Excerpts from a dataset
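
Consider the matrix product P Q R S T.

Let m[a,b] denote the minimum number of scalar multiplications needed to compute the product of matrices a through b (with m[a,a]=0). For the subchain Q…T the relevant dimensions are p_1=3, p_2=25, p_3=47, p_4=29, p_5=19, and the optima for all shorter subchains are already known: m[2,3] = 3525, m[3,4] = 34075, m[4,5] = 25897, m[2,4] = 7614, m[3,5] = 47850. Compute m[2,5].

m[2,5] = min over k∈[2,4] of m[2,k]+m[k+1,5]+p_{1}·p_k·p_{5}.
k=2: 0 + 47850 + 3·25·19 = 49275; k=3: 3525 + 25897 + 3·47·19 = 32101; k=4: 7614 + 0 + 3·29·19 = 9267.
Minimum: 9267 at k=4.

9267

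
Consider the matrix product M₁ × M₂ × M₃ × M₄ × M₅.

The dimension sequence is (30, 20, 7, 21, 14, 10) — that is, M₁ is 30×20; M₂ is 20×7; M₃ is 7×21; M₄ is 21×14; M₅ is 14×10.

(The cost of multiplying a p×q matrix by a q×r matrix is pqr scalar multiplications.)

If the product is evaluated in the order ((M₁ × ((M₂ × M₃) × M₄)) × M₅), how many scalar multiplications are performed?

21420

(M₂ × M₃): 20×7 by 7×21 → 20×21, cost 20·7·21 = 2940
((M₂ × M₃) × M₄): 20×21 by 21×14 → 20×14, cost 20·21·14 = 5880; cumulative 8820
(M₁ × ((M₂ × M₃) × M₄)): 30×20 by 20×14 → 30×14, cost 30·20·14 = 8400; cumulative 17220
((M₁ × ((M₂ × M₃) × M₄)) × M₅): 30×14 by 14×10 → 30×10, cost 30·14·10 = 4200; cumulative 21420
Total: 21420 scalar multiplications.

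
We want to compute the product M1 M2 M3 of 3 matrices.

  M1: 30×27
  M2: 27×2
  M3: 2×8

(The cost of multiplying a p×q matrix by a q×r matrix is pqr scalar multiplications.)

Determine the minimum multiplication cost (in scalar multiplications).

Order (M1 (M2 M3)): (M2 M3): 27×2 by 2×8 → 27×8, cost 27·2·8 = 432; (M1 (M2 M3)): 30×27 by 27×8 → 30×8, cost 30·27·8 = 6480; cumulative 6912. Total 6912.
Order ((M1 M2) M3): (M1 M2): 30×27 by 27×2 → 30×2, cost 30·27·2 = 1620; ((M1 M2) M3): 30×2 by 2×8 → 30×8, cost 30·2·8 = 480; cumulative 2100. Total 2100.
Minimum: 2100.

2100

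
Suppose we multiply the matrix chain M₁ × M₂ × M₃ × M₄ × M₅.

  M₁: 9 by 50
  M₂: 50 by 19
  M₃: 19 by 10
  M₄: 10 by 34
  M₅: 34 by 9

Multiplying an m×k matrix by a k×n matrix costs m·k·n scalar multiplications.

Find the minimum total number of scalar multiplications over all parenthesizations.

Adjacent pairs: M₁M₂ = 9·50·19 = 8550; M₂M₃ = 50·19·10 = 9500; M₃M₄ = 19·10·34 = 6460; M₄M₅ = 10·34·9 = 3060.
Length 3: M₁..M₃: k=1: 0+9500+9·50·10=14000; k=2: 8550+0+9·19·10=10260 → min 10260 | M₂..M₄: k=2: 0+6460+50·19·34=38760; k=3: 9500+0+50·10·34=26500 → min 26500 | M₃..M₅: k=3: 0+3060+19·10·9=4770; k=4: 6460+0+19·34·9=12274 → min 4770.
Length 4: M₁..M₄: k=1: 0+26500+9·50·34=41800; k=2: 8550+6460+9·19·34=20824; k=3: 10260+0+9·10·34=13320 → min 13320 | M₂..M₅: k=2: 0+4770+50·19·9=13320; k=3: 9500+3060+50·10·9=17060; k=4: 26500+0+50·34·9=41800 → min 13320.
Length 5: M₁..M₅: k=1: 0+13320+9·50·9=17370; k=2: 8550+4770+9·19·9=14859; k=3: 10260+3060+9·10·9=14130; k=4: 13320+0+9·34·9=16074 → min 14130.
Optimal order: (((M₁ × M₂) × M₃) × (M₄ × M₅)) with cost 14130.

14130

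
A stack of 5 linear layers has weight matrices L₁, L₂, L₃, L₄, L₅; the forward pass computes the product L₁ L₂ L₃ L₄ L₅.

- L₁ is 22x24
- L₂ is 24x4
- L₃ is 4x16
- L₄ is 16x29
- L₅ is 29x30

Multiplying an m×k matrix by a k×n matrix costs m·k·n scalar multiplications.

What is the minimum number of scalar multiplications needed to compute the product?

10088

Adjacent pairs: L₁L₂ = 22·24·4 = 2112; L₂L₃ = 24·4·16 = 1536; L₃L₄ = 4·16·29 = 1856; L₄L₅ = 16·29·30 = 13920.
Length 3: L₁..L₃: k=1: 0+1536+22·24·16=9984; k=2: 2112+0+22·4·16=3520 → min 3520 | L₂..L₄: k=2: 0+1856+24·4·29=4640; k=3: 1536+0+24·16·29=12672 → min 4640 | L₃..L₅: k=3: 0+13920+4·16·30=15840; k=4: 1856+0+4·29·30=5336 → min 5336.
Length 4: L₁..L₄: k=1: 0+4640+22·24·29=19952; k=2: 2112+1856+22·4·29=6520; k=3: 3520+0+22·16·29=13728 → min 6520 | L₂..L₅: k=2: 0+5336+24·4·30=8216; k=3: 1536+13920+24·16·30=26976; k=4: 4640+0+24·29·30=25520 → min 8216.
Length 5: L₁..L₅: k=1: 0+8216+22·24·30=24056; k=2: 2112+5336+22·4·30=10088; k=3: 3520+13920+22·16·30=28000; k=4: 6520+0+22·29·30=25660 → min 10088.
Optimal order: ((L₁ L₂) ((L₃ L₄) L₅)) with cost 10088.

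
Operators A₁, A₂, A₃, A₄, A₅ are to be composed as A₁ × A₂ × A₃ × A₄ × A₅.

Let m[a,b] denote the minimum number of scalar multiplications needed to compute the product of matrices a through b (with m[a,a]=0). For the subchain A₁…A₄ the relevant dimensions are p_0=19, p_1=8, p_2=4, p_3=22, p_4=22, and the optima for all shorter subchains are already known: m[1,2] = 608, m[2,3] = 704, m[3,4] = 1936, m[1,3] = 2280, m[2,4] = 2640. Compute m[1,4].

4216

m[1,4] = min over k∈[1,3] of m[1,k]+m[k+1,4]+p_{0}·p_k·p_{4}.
k=1: 0 + 2640 + 19·8·22 = 5984; k=2: 608 + 1936 + 19·4·22 = 4216; k=3: 2280 + 0 + 19·22·22 = 11476.
Minimum: 4216 at k=2.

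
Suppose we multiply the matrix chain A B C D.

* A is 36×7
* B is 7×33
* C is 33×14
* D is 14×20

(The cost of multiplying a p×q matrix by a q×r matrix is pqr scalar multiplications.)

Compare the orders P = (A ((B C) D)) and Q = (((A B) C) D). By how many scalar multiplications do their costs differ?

Order P = (A ((B C) D)): (B C): 7×33 by 33×14 → 7×14, cost 7·33·14 = 3234; ((B C) D): 7×14 by 14×20 → 7×20, cost 7·14·20 = 1960; cumulative 5194; (A ((B C) D)): 36×7 by 7×20 → 36×20, cost 36·7·20 = 5040; cumulative 10234. Total 10234.
Order Q = (((A B) C) D): (A B): 36×7 by 7×33 → 36×33, cost 36·7·33 = 8316; ((A B) C): 36×33 by 33×14 → 36×14, cost 36·33·14 = 16632; cumulative 24948; (((A B) C) D): 36×14 by 14×20 → 36×20, cost 36·14·20 = 10080; cumulative 35028. Total 35028.
Difference: |10234 − 35028| = 24794.

24794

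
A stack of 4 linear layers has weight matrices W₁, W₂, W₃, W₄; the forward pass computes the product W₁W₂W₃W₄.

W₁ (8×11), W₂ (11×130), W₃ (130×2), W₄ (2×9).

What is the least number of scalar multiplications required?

Adjacent pairs: W₁W₂ = 8·11·130 = 11440; W₂W₃ = 11·130·2 = 2860; W₃W₄ = 130·2·9 = 2340.
Length 3: W₁..W₃: k=1: 0+2860+8·11·2=3036; k=2: 11440+0+8·130·2=13520 → min 3036 | W₂..W₄: k=2: 0+2340+11·130·9=15210; k=3: 2860+0+11·2·9=3058 → min 3058.
Length 4: W₁..W₄: k=1: 0+3058+8·11·9=3850; k=2: 11440+2340+8·130·9=23140; k=3: 3036+0+8·2·9=3180 → min 3180.
Optimal order: ((W₁(W₂W₃))W₄) with cost 3180.

3180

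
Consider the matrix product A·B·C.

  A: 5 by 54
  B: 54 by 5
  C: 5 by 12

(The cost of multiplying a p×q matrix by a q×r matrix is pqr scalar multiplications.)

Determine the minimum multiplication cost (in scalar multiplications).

Order (A·(B·C)): (B·C): 54×5 by 5×12 → 54×12, cost 54·5·12 = 3240; (A·(B·C)): 5×54 by 54×12 → 5×12, cost 5·54·12 = 3240; cumulative 6480. Total 6480.
Order ((A·B)·C): (A·B): 5×54 by 54×5 → 5×5, cost 5·54·5 = 1350; ((A·B)·C): 5×5 by 5×12 → 5×12, cost 5·5·12 = 300; cumulative 1650. Total 1650.
Minimum: 1650.

1650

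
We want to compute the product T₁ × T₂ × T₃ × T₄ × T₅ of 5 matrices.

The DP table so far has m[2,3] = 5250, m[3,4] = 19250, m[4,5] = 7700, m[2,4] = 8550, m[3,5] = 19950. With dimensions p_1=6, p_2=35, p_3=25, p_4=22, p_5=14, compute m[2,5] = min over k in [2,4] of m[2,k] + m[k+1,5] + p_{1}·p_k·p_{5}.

10398

m[2,5] = min over k∈[2,4] of m[2,k]+m[k+1,5]+p_{1}·p_k·p_{5}.
k=2: 0 + 19950 + 6·35·14 = 22890; k=3: 5250 + 7700 + 6·25·14 = 15050; k=4: 8550 + 0 + 6·22·14 = 10398.
Minimum: 10398 at k=4.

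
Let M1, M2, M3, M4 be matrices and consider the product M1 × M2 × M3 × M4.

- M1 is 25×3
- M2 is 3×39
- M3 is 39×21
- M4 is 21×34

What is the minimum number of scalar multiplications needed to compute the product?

7149

Adjacent pairs: M1M2 = 25·3·39 = 2925; M2M3 = 3·39·21 = 2457; M3M4 = 39·21·34 = 27846.
Length 3: M1..M3: k=1: 0+2457+25·3·21=4032; k=2: 2925+0+25·39·21=23400 → min 4032 | M2..M4: k=2: 0+27846+3·39·34=31824; k=3: 2457+0+3·21·34=4599 → min 4599.
Length 4: M1..M4: k=1: 0+4599+25·3·34=7149; k=2: 2925+27846+25·39·34=63921; k=3: 4032+0+25·21·34=21882 → min 7149.
Optimal order: (M1 × ((M2 × M3) × M4)) with cost 7149.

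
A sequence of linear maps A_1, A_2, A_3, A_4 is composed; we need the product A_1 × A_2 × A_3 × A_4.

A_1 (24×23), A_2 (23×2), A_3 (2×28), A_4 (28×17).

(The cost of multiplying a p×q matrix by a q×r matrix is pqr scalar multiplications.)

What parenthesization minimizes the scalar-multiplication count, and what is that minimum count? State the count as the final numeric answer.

Adjacent pairs: A_1A_2 = 24·23·2 = 1104; A_2A_3 = 23·2·28 = 1288; A_3A_4 = 2·28·17 = 952.
Length 3: A_1..A_3: k=1: 0+1288+24·23·28=16744; k=2: 1104+0+24·2·28=2448 → min 2448 | A_2..A_4: k=2: 0+952+23·2·17=1734; k=3: 1288+0+23·28·17=12236 → min 1734.
Length 4: A_1..A_4: k=1: 0+1734+24·23·17=11118; k=2: 1104+952+24·2·17=2872; k=3: 2448+0+24·28·17=13872 → min 2872.
Optimal parenthesization: ((A_1 × A_2) × (A_3 × A_4)) with cost 2872.

2872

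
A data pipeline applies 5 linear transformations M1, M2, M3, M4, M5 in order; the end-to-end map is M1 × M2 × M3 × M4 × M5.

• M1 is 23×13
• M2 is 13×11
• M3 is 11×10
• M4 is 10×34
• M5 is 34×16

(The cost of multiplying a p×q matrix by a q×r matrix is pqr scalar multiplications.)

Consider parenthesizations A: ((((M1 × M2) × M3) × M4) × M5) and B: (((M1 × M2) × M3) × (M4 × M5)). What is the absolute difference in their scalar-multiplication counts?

11212

Order A = ((((M1 × M2) × M3) × M4) × M5): (M1 × M2): 23×13 by 13×11 → 23×11, cost 23·13·11 = 3289; ((M1 × M2) × M3): 23×11 by 11×10 → 23×10, cost 23·11·10 = 2530; cumulative 5819; (((M1 × M2) × M3) × M4): 23×10 by 10×34 → 23×34, cost 23·10·34 = 7820; cumulative 13639; ((((M1 × M2) × M3) × M4) × M5): 23×34 by 34×16 → 23×16, cost 23·34·16 = 12512; cumulative 26151. Total 26151.
Order B = (((M1 × M2) × M3) × (M4 × M5)): (M1 × M2): 23×13 by 13×11 → 23×11, cost 23·13·11 = 3289; ((M1 × M2) × M3): 23×11 by 11×10 → 23×10, cost 23·11·10 = 2530; cumulative 5819; (M4 × M5): 10×34 by 34×16 → 10×16, cost 10·34·16 = 5440; (((M1 × M2) × M3) × (M4 × M5)): 23×10 by 10×16 → 23×16, cost 23·10·16 = 3680; cumulative 14939. Total 14939.
Difference: |26151 − 14939| = 11212.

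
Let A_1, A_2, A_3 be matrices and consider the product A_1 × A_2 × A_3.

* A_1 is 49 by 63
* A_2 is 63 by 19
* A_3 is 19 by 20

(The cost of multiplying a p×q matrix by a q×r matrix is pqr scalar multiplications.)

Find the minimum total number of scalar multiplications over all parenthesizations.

77273

Order (A_1 × (A_2 × A_3)): (A_2 × A_3): 63×19 by 19×20 → 63×20, cost 63·19·20 = 23940; (A_1 × (A_2 × A_3)): 49×63 by 63×20 → 49×20, cost 49·63·20 = 61740; cumulative 85680. Total 85680.
Order ((A_1 × A_2) × A_3): (A_1 × A_2): 49×63 by 63×19 → 49×19, cost 49·63·19 = 58653; ((A_1 × A_2) × A_3): 49×19 by 19×20 → 49×20, cost 49·19·20 = 18620; cumulative 77273. Total 77273.
Minimum: 77273.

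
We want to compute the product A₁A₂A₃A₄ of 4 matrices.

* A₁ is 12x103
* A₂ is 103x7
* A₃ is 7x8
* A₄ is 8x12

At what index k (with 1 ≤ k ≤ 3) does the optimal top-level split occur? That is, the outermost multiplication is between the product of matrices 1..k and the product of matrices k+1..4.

2

Adjacent pairs: A₁A₂ = 12·103·7 = 8652; A₂A₃ = 103·7·8 = 5768; A₃A₄ = 7·8·12 = 672.
Length 3: A₁..A₃: k=1: 0+5768+12·103·8=15656; k=2: 8652+0+12·7·8=9324 → min 9324 | A₂..A₄: k=2: 0+672+103·7·12=9324; k=3: 5768+0+103·8·12=15656 → min 9324.
Top-level splits: k=1: (A₁..A₁)·(A₂..A₄) → 0+9324+12·103·12 = 24156; k=2: (A₁..A₂)·(A₃..A₄) → 8652+672+12·7·12 = 10332; k=3: (A₁..A₃)·(A₄..A₄) → 9324+0+12·8·12 = 10476.
Best split is after A₂, i.e. k = 2.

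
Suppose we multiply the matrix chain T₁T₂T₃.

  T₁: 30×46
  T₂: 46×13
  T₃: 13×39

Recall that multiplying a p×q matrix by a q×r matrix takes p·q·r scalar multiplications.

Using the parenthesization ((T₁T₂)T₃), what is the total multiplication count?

(T₁T₂): 30×46 by 46×13 → 30×13, cost 30·46·13 = 17940
((T₁T₂)T₃): 30×13 by 13×39 → 30×39, cost 30·13·39 = 15210; cumulative 33150
Total: 33150 scalar multiplications.

33150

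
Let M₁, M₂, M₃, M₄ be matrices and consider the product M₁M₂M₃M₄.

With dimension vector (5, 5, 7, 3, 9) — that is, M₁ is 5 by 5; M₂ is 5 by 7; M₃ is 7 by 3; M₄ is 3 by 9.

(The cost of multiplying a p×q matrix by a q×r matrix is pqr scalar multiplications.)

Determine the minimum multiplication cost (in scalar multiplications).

315

Adjacent pairs: M₁M₂ = 5·5·7 = 175; M₂M₃ = 5·7·3 = 105; M₃M₄ = 7·3·9 = 189.
Length 3: M₁..M₃: k=1: 0+105+5·5·3=180; k=2: 175+0+5·7·3=280 → min 180 | M₂..M₄: k=2: 0+189+5·7·9=504; k=3: 105+0+5·3·9=240 → min 240.
Length 4: M₁..M₄: k=1: 0+240+5·5·9=465; k=2: 175+189+5·7·9=679; k=3: 180+0+5·3·9=315 → min 315.
Optimal order: ((M₁(M₂M₃))M₄) with cost 315.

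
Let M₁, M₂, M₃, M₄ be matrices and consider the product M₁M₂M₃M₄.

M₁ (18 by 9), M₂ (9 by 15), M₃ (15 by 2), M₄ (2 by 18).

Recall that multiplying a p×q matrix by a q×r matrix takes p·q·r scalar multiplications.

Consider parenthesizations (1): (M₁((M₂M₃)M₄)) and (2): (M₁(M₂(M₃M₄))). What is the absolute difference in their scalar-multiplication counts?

2376

Order (1) = (M₁((M₂M₃)M₄)): (M₂M₃): 9×15 by 15×2 → 9×2, cost 9·15·2 = 270; ((M₂M₃)M₄): 9×2 by 2×18 → 9×18, cost 9·2·18 = 324; cumulative 594; (M₁((M₂M₃)M₄)): 18×9 by 9×18 → 18×18, cost 18·9·18 = 2916; cumulative 3510. Total 3510.
Order (2) = (M₁(M₂(M₃M₄))): (M₃M₄): 15×2 by 2×18 → 15×18, cost 15·2·18 = 540; (M₂(M₃M₄)): 9×15 by 15×18 → 9×18, cost 9·15·18 = 2430; cumulative 2970; (M₁(M₂(M₃M₄))): 18×9 by 9×18 → 18×18, cost 18·9·18 = 2916; cumulative 5886. Total 5886.
Difference: |3510 − 5886| = 2376.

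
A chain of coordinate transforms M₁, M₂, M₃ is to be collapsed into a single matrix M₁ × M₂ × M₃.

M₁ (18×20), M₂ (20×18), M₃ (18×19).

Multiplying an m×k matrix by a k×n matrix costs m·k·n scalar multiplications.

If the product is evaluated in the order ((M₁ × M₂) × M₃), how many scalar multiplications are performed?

(M₁ × M₂): 18×20 by 20×18 → 18×18, cost 18·20·18 = 6480
((M₁ × M₂) × M₃): 18×18 by 18×19 → 18×19, cost 18·18·19 = 6156; cumulative 12636
Total: 12636 scalar multiplications.

12636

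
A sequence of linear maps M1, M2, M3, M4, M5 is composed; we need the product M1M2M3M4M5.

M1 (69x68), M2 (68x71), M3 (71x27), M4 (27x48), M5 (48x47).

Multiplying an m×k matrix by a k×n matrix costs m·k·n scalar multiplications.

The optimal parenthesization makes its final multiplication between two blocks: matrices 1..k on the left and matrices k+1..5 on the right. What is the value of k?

3

Adjacent pairs: M1M2 = 69·68·71 = 333132; M2M3 = 68·71·27 = 130356; M3M4 = 71·27·48 = 92016; M4M5 = 27·48·47 = 60912.
Length 3: M1..M3: k=1: 0+130356+69·68·27=257040; k=2: 333132+0+69·71·27=465405 → min 257040 | M2..M4: k=2: 0+92016+68·71·48=323760; k=3: 130356+0+68·27·48=218484 → min 218484 | M3..M5: k=3: 0+60912+71·27·47=151011; k=4: 92016+0+71·48·47=252192 → min 151011.
Length 4: M1..M4: k=1: 0+218484+69·68·48=443700; k=2: 333132+92016+69·71·48=660300; k=3: 257040+0+69·27·48=346464 → min 346464 | M2..M5: k=2: 0+151011+68·71·47=377927; k=3: 130356+60912+68·27·47=277560; k=4: 218484+0+68·48·47=371892 → min 277560.
Top-level splits: k=1: (M1..M1)·(M2..M5) → 0+277560+69·68·47 = 498084; k=2: (M1..M2)·(M3..M5) → 333132+151011+69·71·47 = 714396; k=3: (M1..M3)·(M4..M5) → 257040+60912+69·27·47 = 405513; k=4: (M1..M4)·(M5..M5) → 346464+0+69·48·47 = 502128.
Best split is after M3, i.e. k = 3.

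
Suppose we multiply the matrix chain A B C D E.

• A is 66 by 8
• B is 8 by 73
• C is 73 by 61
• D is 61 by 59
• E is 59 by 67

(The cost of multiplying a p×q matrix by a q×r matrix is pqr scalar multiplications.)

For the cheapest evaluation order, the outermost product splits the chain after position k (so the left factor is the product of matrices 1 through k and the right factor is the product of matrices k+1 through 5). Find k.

1

Adjacent pairs: AB = 66·8·73 = 38544; BC = 8·73·61 = 35624; CD = 73·61·59 = 262727; DE = 61·59·67 = 241133.
Length 3: A..C: k=1: 0+35624+66·8·61=67832; k=2: 38544+0+66·73·61=332442 → min 67832 | B..D: k=2: 0+262727+8·73·59=297183; k=3: 35624+0+8·61·59=64416 → min 64416 | C..E: k=3: 0+241133+73·61·67=539484; k=4: 262727+0+73·59·67=551296 → min 539484.
Length 4: A..D: k=1: 0+64416+66·8·59=95568; k=2: 38544+262727+66·73·59=585533; k=3: 67832+0+66·61·59=305366 → min 95568 | B..E: k=2: 0+539484+8·73·67=578612; k=3: 35624+241133+8·61·67=309453; k=4: 64416+0+8·59·67=96040 → min 96040.
Top-level splits: k=1: (A..A)·(B..E) → 0+96040+66·8·67 = 131416; k=2: (A..B)·(C..E) → 38544+539484+66·73·67 = 900834; k=3: (A..C)·(D..E) → 67832+241133+66·61·67 = 578707; k=4: (A..D)·(E..E) → 95568+0+66·59·67 = 356466.
Best split is after A, i.e. k = 1.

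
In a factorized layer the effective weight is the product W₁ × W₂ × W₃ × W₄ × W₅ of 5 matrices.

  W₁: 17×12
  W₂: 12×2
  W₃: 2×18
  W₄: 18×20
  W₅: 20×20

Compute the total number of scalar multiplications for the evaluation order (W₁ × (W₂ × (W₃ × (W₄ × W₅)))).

(W₄ × W₅): 18×20 by 20×20 → 18×20, cost 18·20·20 = 7200
(W₃ × (W₄ × W₅)): 2×18 by 18×20 → 2×20, cost 2·18·20 = 720; cumulative 7920
(W₂ × (W₃ × (W₄ × W₅))): 12×2 by 2×20 → 12×20, cost 12·2·20 = 480; cumulative 8400
(W₁ × (W₂ × (W₃ × (W₄ × W₅)))): 17×12 by 12×20 → 17×20, cost 17·12·20 = 4080; cumulative 12480
Total: 12480 scalar multiplications.

12480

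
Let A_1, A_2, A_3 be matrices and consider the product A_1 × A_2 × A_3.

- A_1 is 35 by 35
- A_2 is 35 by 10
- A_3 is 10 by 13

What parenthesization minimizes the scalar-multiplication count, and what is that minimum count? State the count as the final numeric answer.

16800

(A_1 × (A_2 × A_3)): cost 20475.
((A_1 × A_2) × A_3): cost 16800.
Optimal: ((A_1 × A_2) × A_3) with cost 16800.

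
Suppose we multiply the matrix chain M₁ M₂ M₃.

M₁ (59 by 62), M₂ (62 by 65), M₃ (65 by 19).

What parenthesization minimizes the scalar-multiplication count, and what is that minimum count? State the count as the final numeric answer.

(M₁ (M₂ M₃)): cost 146072.
((M₁ M₂) M₃): cost 310635.
Optimal: (M₁ (M₂ M₃)) with cost 146072.

146072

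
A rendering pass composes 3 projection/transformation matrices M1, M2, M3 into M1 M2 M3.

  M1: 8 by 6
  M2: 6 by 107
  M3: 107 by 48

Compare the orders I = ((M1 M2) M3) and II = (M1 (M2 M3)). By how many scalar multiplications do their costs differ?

Order I = ((M1 M2) M3): (M1 M2): 8×6 by 6×107 → 8×107, cost 8·6·107 = 5136; ((M1 M2) M3): 8×107 by 107×48 → 8×48, cost 8·107·48 = 41088; cumulative 46224. Total 46224.
Order II = (M1 (M2 M3)): (M2 M3): 6×107 by 107×48 → 6×48, cost 6·107·48 = 30816; (M1 (M2 M3)): 8×6 by 6×48 → 8×48, cost 8·6·48 = 2304; cumulative 33120. Total 33120.
Difference: |46224 − 33120| = 13104.

13104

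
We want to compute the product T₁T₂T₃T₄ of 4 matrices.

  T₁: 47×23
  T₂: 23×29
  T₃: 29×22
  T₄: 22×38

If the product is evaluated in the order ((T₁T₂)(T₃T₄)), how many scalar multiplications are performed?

107387

(T₁T₂): 47×23 by 23×29 → 47×29, cost 47·23·29 = 31349
(T₃T₄): 29×22 by 22×38 → 29×38, cost 29·22·38 = 24244
((T₁T₂)(T₃T₄)): 47×29 by 29×38 → 47×38, cost 47·29·38 = 51794; cumulative 107387
Total: 107387 scalar multiplications.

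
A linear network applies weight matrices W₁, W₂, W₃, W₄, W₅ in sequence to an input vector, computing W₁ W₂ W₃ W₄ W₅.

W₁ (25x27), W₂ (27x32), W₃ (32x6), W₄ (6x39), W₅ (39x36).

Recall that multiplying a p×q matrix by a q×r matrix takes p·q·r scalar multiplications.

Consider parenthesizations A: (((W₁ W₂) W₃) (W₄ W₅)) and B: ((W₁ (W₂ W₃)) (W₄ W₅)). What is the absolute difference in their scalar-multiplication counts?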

Requirement
Go through the data above and copy each line that holds the word "vector".

Reply
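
With dimension vector (5, 5, 7, 3, 9) — that is, M₁ is 5 by 5; M₂ is 5 by 7; M₃ is 7 by 3; M₄ is 3 by 9.
A linear network applies weight matrices W₁, W₂, W₃, W₄, W₅ in sequence to an input vector, computing W₁ W₂ W₃ W₄ W₅.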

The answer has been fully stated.